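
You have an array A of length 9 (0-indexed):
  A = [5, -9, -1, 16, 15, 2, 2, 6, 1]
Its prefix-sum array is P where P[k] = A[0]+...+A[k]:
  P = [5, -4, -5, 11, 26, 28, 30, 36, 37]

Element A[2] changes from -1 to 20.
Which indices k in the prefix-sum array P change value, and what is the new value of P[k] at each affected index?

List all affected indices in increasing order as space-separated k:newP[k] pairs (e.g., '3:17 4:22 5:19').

Answer: 2:16 3:32 4:47 5:49 6:51 7:57 8:58

Derivation:
P[k] = A[0] + ... + A[k]
P[k] includes A[2] iff k >= 2
Affected indices: 2, 3, ..., 8; delta = 21
  P[2]: -5 + 21 = 16
  P[3]: 11 + 21 = 32
  P[4]: 26 + 21 = 47
  P[5]: 28 + 21 = 49
  P[6]: 30 + 21 = 51
  P[7]: 36 + 21 = 57
  P[8]: 37 + 21 = 58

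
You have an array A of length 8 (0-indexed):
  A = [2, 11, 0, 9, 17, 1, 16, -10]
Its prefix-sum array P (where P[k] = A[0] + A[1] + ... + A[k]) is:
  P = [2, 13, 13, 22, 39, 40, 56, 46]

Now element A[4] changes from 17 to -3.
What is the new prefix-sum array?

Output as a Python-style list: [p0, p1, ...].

Answer: [2, 13, 13, 22, 19, 20, 36, 26]

Derivation:
Change: A[4] 17 -> -3, delta = -20
P[k] for k < 4: unchanged (A[4] not included)
P[k] for k >= 4: shift by delta = -20
  P[0] = 2 + 0 = 2
  P[1] = 13 + 0 = 13
  P[2] = 13 + 0 = 13
  P[3] = 22 + 0 = 22
  P[4] = 39 + -20 = 19
  P[5] = 40 + -20 = 20
  P[6] = 56 + -20 = 36
  P[7] = 46 + -20 = 26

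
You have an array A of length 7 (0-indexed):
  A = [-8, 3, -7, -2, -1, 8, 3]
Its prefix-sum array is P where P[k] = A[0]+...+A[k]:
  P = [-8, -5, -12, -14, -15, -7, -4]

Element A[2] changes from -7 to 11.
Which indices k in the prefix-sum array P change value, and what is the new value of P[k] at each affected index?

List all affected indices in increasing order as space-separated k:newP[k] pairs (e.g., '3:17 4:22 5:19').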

● ● ● ● ●

## WHAT IS BEING ASKED
Set each line down exactly, starting with the one that contains "A = [-8, 3, -7, -2, -1, 8, 3]" and ending with the last line of the listing; add nothing else.

## PROBLEM SOLUTION
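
  A = [-8, 3, -7, -2, -1, 8, 3]
Its prefix-sum array is P where P[k] = A[0]+...+A[k]:
  P = [-8, -5, -12, -14, -15, -7, -4]

Element A[2] changes from -7 to 11.
Which indices k in the prefix-sum array P change value, and what is the new value of P[k] at each affected index?

List all affected indices in increasing order as space-separated k:newP[k] pairs (e.g., '3:17 4:22 5:19').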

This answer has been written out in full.